Record extracts:
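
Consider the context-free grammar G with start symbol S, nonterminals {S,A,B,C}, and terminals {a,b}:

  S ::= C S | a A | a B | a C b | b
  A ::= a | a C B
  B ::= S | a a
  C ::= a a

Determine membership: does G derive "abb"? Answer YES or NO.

Convert to CNF:
  S -> C S | T0 A | T0 B | T0 X4 | b
  A -> T0 X2 | a
  B -> C S | T0 A | T0 B | T0 T0 | T0 X3 | b
  C -> T0 T0
  T0 -> a
  T1 -> b
  X2 -> C B
  X3 -> C T1
  X4 -> C T1

CYK table (by increasing span):
  cell(0,0) a: {A,T0}  orig:{A}
  cell(1,1) b: {B,S,T1}  orig:{B,S}
  cell(2,2) b: {B,S,T1}  orig:{B,S}
  cell(0,1) ab: {B,S}
  cell(1,2) bb: ∅
  cell(0,2) abb: ∅

S ∉ T[0,2] ⇒ NO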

Task prompt:
Quote the listing in full, please, keeping every line exact.

Exercise result:
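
Consider the context-free grammar G with start symbol S, nonterminals {S,A,B,C}, and terminals {a,b}:

  S ::= C S | a A | a B | a C b | b
  A ::= a | a C B
  B ::= S | a a
  C ::= a a

Determine membership: does G derive "abb"? Answer YES or NO.

Convert to CNF:
  S -> C S | T0 A | T0 B | T0 X4 | b
  A -> T0 X2 | a
  B -> C S | T0 A | T0 B | T0 T0 | T0 X3 | b
  C -> T0 T0
  T0 -> a
  T1 -> b
  X2 -> C B
  X3 -> C T1
  X4 -> C T1

CYK table (by increasing span):
  cell(0,0) a: {A,T0}  orig:{A}
  cell(1,1) b: {B,S,T1}  orig:{B,S}
  cell(2,2) b: {B,S,T1}  orig:{B,S}
  cell(0,1) ab: {B,S}
  cell(1,2) bb: ∅
  cell(0,2) abb: ∅

S ∉ T[0,2] ⇒ NO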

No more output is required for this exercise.